- Exercise objective -
Give back exactly the line containing "Accessibility: 0R1" together with all the lines after it, ending at the final line below.

Data records:
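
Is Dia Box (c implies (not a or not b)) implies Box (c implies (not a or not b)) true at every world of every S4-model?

Tableau for the negation not (Dia Box (c implies (not a or not b)) implies Box (c implies (not a or not b))):
1. not (Dia Box (c implies (not a or not b)) implies Box (c implies (not a or not b))), u
2. Dia Box (c implies (not a or not b)), u
3. not Box (c implies (not a or not b)), u
4. Box (c implies (not a or not b)), v
5. c implies (not a or not b), v
6. not a or not b, v
7. not b, v
8. not (c implies (not a or not b)), w
9. c, w
10. not (not a or not b), w
11. a, w
12. b, w
Accessibility: uRu, uRv, uRw, vRv, wRw
The negation has an open branch (countermodel exists).

No, not valid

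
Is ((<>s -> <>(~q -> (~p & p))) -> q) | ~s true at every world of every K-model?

Tableau for the negation ~(((<>s -> <>(~q -> (~p & p))) -> q) | ~s):
1. ~(((<>s -> <>(~q -> (~p & p))) -> q) | ~s), u
2. ~((<>s -> <>(~q -> (~p & p))) -> q), u   [~|-rule on 1]
3. s, u   [~|-rule on 1]
4. <>s -> <>(~q -> (~p & p)), u   [~->-rule on 2]
5. ~q, u   [~->-rule on 2]
6. <>(~q -> (~p & p)), u   [->-rule on 4 (branches; this branch)]
7. ~q -> (~p & p), v   [<>-rule on 6: fresh world v, uRv]
8. q, v   [->-rule on 7 (branches; this branch)]
Accessibility: uRv
The negation has an open branch (countermodel exists).

Not valid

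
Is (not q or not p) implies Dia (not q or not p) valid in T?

Valid

Tableau for the negation not ((not q or not p) implies Dia (not q or not p)):
1. not ((not q or not p) implies Dia (not q or not p)), w0
2. not q or not p, w0   [neg-implies-rule on 1]
3. not Dia (not q or not p), w0   [neg-implies-rule on 1]
4. not (not q or not p), w0   [neg-Dia-rule on 3 via w0Rw0]
5. q, w0   [neg-or-rule on 4]
6. p, w0   [neg-or-rule on 4]
7. not p, w0   [or-rule on 2 (branches; this branch)]
Accessibility: w0Rw0
Branch closes: p and not p both at w0.
Every branch of the negation's tableau closes; the branch above is one of them.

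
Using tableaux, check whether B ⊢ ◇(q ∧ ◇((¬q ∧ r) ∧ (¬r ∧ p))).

Tableau for the negation ¬◇(q ∧ ◇((¬q ∧ r) ∧ (¬r ∧ p))):
1. ¬◇(q ∧ ◇((¬q ∧ r) ∧ (¬r ∧ p))), u
2. ¬(q ∧ ◇((¬q ∧ r) ∧ (¬r ∧ p))), u   [¬◇-rule on 1 via uRu]
3. ¬◇((¬q ∧ r) ∧ (¬r ∧ p)), u   [¬∧-rule on 2 (branches; this branch)]
4. ¬((¬q ∧ r) ∧ (¬r ∧ p)), u   [¬◇-rule on 3 via uRu]
5. ¬(¬r ∧ p), u   [¬∧-rule on 4 (branches; this branch)]
6. ¬p, u   [¬∧-rule on 5 (branches; this branch)]
Accessibility: uRu
The negation has an open branch (countermodel exists).

No, not valid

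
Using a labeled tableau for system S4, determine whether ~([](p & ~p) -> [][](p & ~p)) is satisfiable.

No, unsatisfiable

1. ~([](p & ~p) -> [][](p & ~p)), u
2. [](p & ~p), u   [~->-rule on 1]
3. ~[][](p & ~p), u   [~->-rule on 1]
4. p & ~p, u   [[]-rule on 2 via uRu]
5. p, u   [&-rule on 4]
6. ~p, u   [&-rule on 4]
Accessibility: uRu
Branch closes: p and ~p both at u.
All branches of the tableau close; one closing branch shown above.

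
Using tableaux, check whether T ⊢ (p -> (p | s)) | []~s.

Tableau for the negation ~((p -> (p | s)) | []~s):
1. ~((p -> (p | s)) | []~s), u
2. ~(p -> (p | s)), u   [~|-rule on 1]
3. ~[]~s, u   [~|-rule on 1]
4. p, u   [~->-rule on 2]
5. ~(p | s), u   [~->-rule on 2]
6. ~p, u   [~|-rule on 5]
7. ~s, u   [~|-rule on 5]
Accessibility: uRu
Branch closes: p and ~p both at u.
Every branch of the negation's tableau closes; the branch above is one of them.

Valid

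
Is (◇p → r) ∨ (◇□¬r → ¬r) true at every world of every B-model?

Tableau for the negation ¬((◇p → r) ∨ (◇□¬r → ¬r)):
1. ¬((◇p → r) ∨ (◇□¬r → ¬r)), u
2. ¬(◇p → r), u   [¬∨-rule on 1]
3. ¬(◇□¬r → ¬r), u   [¬∨-rule on 1]
4. ◇p, u   [¬→-rule on 2]
5. ¬r, u   [¬→-rule on 2]
6. ◇□¬r, u   [¬→-rule on 3]
7. r, u   [¬→-rule on 3]
Accessibility: uRu
Branch closes: r and ¬r both at u.
Every branch of the negation's tableau closes; the branch above is one of them.

Valid in B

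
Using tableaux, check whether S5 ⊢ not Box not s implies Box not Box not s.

Tableau for the negation not (not Box not s implies Box not Box not s):
1. not (not Box not s implies Box not Box not s), 0
2. not Box not s, 0
3. not Box not Box not s, 0
4. s, 1
5. Box not s, 2
6. not s, 0
7. not s, 1
Accessibility: 0R0, 0R1, 0R2, 1R0, 1R1, 1R2, 2R0, 2R1, 2R2
Branch closes: s and not s both at 1.
All branches of the negation close; one closing branch shown above.

Valid in S5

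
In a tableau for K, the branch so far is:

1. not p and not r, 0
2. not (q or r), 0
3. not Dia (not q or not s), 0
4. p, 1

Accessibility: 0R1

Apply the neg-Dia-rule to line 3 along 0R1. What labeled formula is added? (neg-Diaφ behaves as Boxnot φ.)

neg-Diaφ behaves as Boxnot φ: propagate the negated body to each accessible world.

not (not q or not s), 1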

- Exercise solution -
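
Accessibility: 0R1

Apply the neg-Dia-rule to line 3 along 0R1. What labeled formula is added? (neg-Diaφ behaves as Boxnot φ.)

neg-Diaφ behaves as Boxnot φ: propagate the negated body to each accessible world.

not (not q or not s), 1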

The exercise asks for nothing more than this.